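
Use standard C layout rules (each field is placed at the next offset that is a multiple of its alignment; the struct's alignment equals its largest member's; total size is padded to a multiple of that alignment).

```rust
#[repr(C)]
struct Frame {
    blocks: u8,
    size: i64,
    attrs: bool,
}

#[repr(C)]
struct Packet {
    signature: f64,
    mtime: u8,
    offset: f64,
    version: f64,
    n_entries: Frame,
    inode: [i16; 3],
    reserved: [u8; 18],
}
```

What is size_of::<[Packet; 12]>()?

960

Frame: @0: blocks [1B, align 1] → 1; +7 pad (align 8); @8: size [8B, align 8] → 16; @16: attrs [1B, align 1] → 17; +7 tail pad (align 8); size 24, align 8
@0: signature [8B, align 8] → 8
@8: mtime [1B, align 1] → 9
+7 pad (align 8)
@16: offset [8B, align 8] → 24
@24: version [8B, align 8] → 32
@32: n_entries [24B, align 8] → 56
@56: inode [6B, align 2] → 62
@62: reserved [18B, align 1] → 80
size 80, align 8
array of 12: 12 × 80 = 960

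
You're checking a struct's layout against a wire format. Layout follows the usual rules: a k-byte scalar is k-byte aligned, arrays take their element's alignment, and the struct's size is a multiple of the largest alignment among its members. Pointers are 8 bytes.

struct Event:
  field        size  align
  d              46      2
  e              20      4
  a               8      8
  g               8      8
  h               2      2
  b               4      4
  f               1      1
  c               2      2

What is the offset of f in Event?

96

d at 0 (size 46, align 2) → ends 46
pad 2 to align 4 for e
e at 48 (size 20, align 4) → ends 68
pad 4 to align 8 for a
a at 72 (size 8, align 8) → ends 80
g at 80 (size 8, align 8) → ends 88
h at 88 (size 2, align 2) → ends 90
pad 2 to align 4 for b
b at 92 (size 4, align 4) → ends 96
f at 96 (size 1, align 1) → ends 97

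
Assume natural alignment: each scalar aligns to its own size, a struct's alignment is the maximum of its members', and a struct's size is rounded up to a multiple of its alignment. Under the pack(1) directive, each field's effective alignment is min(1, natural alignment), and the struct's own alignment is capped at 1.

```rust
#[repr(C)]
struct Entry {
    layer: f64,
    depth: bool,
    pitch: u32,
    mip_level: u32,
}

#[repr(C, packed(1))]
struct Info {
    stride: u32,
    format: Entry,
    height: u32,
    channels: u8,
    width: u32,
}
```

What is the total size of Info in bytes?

37

Entry: layer at 0 (size 8, align 8) → ends 8; depth at 8 (size 1, align 1) → ends 9; pad 3 to align 4 for pitch; pitch at 12 (size 4, align 4) → ends 16; mip_level at 16 (size 4, align 4) → ends 20; tail pad 4 to reach multiple of 8; total 24 bytes, alignment 8
stride at 0 (size 4, align 1) → ends 4
format at 4 (size 24, align 1) → ends 28
height at 28 (size 4, align 1) → ends 32
channels at 32 (size 1, align 1) → ends 33
width at 33 (size 4, align 1) → ends 37
total 37 bytes, alignment 1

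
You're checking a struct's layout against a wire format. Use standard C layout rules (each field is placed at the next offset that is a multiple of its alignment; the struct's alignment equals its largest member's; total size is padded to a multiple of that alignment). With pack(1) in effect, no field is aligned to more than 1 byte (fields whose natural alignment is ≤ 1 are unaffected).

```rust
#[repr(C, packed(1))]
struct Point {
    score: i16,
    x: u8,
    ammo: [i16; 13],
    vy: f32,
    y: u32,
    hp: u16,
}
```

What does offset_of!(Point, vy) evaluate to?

29

0..2  score  (2B, 1-aligned)
2..3  x  (1B, 1-aligned)
3..29  ammo  (26B, 1-aligned)
29..33  vy  (4B, 1-aligned)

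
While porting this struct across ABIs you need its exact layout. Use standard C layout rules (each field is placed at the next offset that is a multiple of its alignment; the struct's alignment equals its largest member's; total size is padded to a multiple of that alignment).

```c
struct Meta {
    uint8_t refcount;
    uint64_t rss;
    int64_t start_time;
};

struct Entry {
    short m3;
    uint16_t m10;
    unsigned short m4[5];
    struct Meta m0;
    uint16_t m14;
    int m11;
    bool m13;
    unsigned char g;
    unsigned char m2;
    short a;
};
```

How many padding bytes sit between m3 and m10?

Meta: @0: refcount [1B, align 1] → 1; +7 pad (align 8); @8: rss [8B, align 8] → 16; @16: start_time [8B, align 8] → 24; size 24, align 8
@0: m3 [2B, align 2] → 2
@2: m10 [2B, align 2] → 4

0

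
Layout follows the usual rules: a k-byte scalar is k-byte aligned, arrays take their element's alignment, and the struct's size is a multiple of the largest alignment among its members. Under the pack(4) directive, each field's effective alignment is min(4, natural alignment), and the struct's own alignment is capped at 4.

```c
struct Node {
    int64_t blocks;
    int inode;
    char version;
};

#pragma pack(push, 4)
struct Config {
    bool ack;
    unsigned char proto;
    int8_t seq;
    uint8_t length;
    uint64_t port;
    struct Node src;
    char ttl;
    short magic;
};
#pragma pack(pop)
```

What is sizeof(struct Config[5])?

Node: blocks at 0 (size 8, align 8) → ends 8; inode at 8 (size 4, align 4) → ends 12; version at 12 (size 1, align 1) → ends 13; tail pad 3 to reach multiple of 8; total 16 bytes, alignment 8
ack at 0 (size 1, align 1) → ends 1
proto at 1 (size 1, align 1) → ends 2
seq at 2 (size 1, align 1) → ends 3
length at 3 (size 1, align 1) → ends 4
port at 4 (size 8, align 4) → ends 12
src at 12 (size 16, align 4) → ends 28
ttl at 28 (size 1, align 1) → ends 29
pad 1 to align 2 for magic
magic at 30 (size 2, align 2) → ends 32
total 32 bytes, alignment 4
array of 5: 5 × 32 = 160

160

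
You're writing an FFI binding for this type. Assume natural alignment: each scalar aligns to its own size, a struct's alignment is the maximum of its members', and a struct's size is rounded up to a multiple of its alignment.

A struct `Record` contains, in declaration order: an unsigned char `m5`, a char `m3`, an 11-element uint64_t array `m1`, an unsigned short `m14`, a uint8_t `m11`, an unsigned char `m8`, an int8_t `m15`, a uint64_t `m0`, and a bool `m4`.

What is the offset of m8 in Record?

@0: m5 [1B, align 1] → 1
@1: m3 [1B, align 1] → 2
+6 pad (align 8)
@8: m1 [88B, align 8] → 96
@96: m14 [2B, align 2] → 98
@98: m11 [1B, align 1] → 99
@99: m8 [1B, align 1] → 100

99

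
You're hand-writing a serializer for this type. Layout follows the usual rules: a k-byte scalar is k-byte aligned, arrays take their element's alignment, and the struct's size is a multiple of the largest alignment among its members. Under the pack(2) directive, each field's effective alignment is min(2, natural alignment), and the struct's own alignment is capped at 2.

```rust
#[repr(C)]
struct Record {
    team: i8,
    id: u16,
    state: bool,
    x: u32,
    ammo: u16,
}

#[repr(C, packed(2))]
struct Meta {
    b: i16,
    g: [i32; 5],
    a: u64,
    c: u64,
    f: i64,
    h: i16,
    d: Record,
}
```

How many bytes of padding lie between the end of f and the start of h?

Record: team at 0 (size 1, align 1) → ends 1; pad 1 to align 2 for id; id at 2 (size 2, align 2) → ends 4; state at 4 (size 1, align 1) → ends 5; pad 3 to align 4 for x; x at 8 (size 4, align 4) → ends 12; ammo at 12 (size 2, align 2) → ends 14; tail pad 2 to reach multiple of 4; total 16 bytes, alignment 4
b at 0 (size 2, align 2) → ends 2
g at 2 (size 20, align 2) → ends 22
a at 22 (size 8, align 2) → ends 30
c at 30 (size 8, align 2) → ends 38
f at 38 (size 8, align 2) → ends 46
h at 46 (size 2, align 2) → ends 48

0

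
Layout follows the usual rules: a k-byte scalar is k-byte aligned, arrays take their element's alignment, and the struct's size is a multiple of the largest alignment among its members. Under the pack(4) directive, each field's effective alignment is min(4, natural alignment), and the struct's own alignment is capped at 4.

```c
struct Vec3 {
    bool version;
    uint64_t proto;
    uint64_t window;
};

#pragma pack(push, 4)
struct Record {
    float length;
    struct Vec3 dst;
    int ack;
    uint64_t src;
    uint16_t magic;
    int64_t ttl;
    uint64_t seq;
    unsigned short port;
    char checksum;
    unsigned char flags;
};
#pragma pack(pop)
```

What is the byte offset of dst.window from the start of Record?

Vec3: version at 0 (size 1, align 1) → ends 1; pad 7 to align 8 for proto; proto at 8 (size 8, align 8) → ends 16; window at 16 (size 8, align 8) → ends 24; total 24 bytes, alignment 8
length at 0 (size 4, align 4) → ends 4
dst at 4 (size 24, align 4) → ends 28
within Vec3: window at 16
4 + 16 = 20

20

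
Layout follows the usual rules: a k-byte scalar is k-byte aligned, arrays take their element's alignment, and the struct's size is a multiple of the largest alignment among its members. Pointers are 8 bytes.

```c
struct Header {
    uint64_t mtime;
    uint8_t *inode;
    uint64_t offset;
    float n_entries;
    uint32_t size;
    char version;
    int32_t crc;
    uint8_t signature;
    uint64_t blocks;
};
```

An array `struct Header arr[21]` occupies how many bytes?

mtime at 0 (size 8, align 8) → ends 8
inode at 8 (size 8, align 8) → ends 16
offset at 16 (size 8, align 8) → ends 24
n_entries at 24 (size 4, align 4) → ends 28
size at 28 (size 4, align 4) → ends 32
version at 32 (size 1, align 1) → ends 33
pad 3 to align 4 for crc
crc at 36 (size 4, align 4) → ends 40
signature at 40 (size 1, align 1) → ends 41
pad 7 to align 8 for blocks
blocks at 48 (size 8, align 8) → ends 56
total 56 bytes, alignment 8
array of 21: 21 × 56 = 1176

1176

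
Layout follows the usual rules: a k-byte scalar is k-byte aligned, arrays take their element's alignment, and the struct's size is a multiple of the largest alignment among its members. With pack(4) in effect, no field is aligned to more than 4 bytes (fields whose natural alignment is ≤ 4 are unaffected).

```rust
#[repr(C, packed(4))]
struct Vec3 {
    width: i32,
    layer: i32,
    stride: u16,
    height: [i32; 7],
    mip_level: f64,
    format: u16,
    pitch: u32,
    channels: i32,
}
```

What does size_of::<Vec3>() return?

60

0..4  width  (4B, 4-aligned)
4..8  layer  (4B, 4-aligned)
8..10  stride  (2B, 2-aligned)
10..12  -- padding (2B)
12..40  height  (28B, 4-aligned)
40..48  mip_level  (8B, 4-aligned)
48..50  format  (2B, 2-aligned)
50..52  -- padding (2B)
52..56  pitch  (4B, 4-aligned)
56..60  channels  (4B, 4-aligned)
sizeof = 60, alignof = 4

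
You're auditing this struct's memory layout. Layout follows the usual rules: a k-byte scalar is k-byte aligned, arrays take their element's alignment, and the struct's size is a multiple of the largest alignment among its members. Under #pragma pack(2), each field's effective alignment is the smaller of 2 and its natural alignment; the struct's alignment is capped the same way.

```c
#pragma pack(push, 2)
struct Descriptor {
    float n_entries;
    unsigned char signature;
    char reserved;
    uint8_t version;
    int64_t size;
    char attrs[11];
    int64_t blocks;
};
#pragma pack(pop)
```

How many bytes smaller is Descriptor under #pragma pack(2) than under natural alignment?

natural layout:
  @0: n_entries [4B, align 4] → 4
  @4: signature [1B, align 1] → 5
  @5: reserved [1B, align 1] → 6
  @6: version [1B, align 1] → 7
  +1 pad (align 8)
  @8: size [8B, align 8] → 16
  @16: attrs [11B, align 1] → 27
  +5 pad (align 8)
  @32: blocks [8B, align 8] → 40
  size 40, align 8
packed(2) layout:
  @0: n_entries [4B, align 2] → 4
  @4: signature [1B, align 1] → 5
  @5: reserved [1B, align 1] → 6
  @6: version [1B, align 1] → 7
  +1 pad (align 2)
  @8: size [8B, align 2] → 16
  @16: attrs [11B, align 1] → 27
  +1 pad (align 2)
  @28: blocks [8B, align 2] → 36
  size 36, align 2
40 − 36 = 4

4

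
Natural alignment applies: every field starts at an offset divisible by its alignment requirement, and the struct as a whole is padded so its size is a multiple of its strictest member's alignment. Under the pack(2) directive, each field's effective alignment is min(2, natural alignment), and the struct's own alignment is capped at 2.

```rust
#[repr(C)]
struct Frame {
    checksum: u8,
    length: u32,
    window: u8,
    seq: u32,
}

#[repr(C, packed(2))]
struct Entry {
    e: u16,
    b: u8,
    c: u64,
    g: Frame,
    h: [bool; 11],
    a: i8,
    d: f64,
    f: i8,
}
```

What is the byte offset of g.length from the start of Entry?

Frame: @0: checksum [1B, align 1] → 1; +3 pad (align 4); @4: length [4B, align 4] → 8; @8: window [1B, align 1] → 9; +3 pad (align 4); @12: seq [4B, align 4] → 16; size 16, align 4
@0: e [2B, align 2] → 2
@2: b [1B, align 1] → 3
+1 pad (align 2)
@4: c [8B, align 2] → 12
@12: g [16B, align 2] → 28
within Frame: length at 4
12 + 4 = 16

16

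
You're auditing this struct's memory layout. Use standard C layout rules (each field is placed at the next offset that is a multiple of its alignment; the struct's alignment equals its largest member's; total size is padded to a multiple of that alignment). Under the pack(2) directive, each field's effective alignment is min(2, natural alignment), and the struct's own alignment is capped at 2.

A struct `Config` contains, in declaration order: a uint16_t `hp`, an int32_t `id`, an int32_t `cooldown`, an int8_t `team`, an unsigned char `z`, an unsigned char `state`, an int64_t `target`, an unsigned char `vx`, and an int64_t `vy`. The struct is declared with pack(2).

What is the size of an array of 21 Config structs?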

What is required:
Please show every line above that includes the word "aligns".

Final answer:
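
Assume natural alignment: each scalar aligns to its own size, a struct's alignment is the maximum of its members', and a struct's size is rounded up to a multiple of its alignment. Under the pack(1) directive, each field's effective alignment is min(1, natural alignment), and the struct's own alignment is capped at 1.
You're writing an FFI binding for this type. Assume natural alignment: each scalar aligns to its own size, a struct's alignment is the maximum of its members', and a struct's size is rounded up to a multiple of its alignment.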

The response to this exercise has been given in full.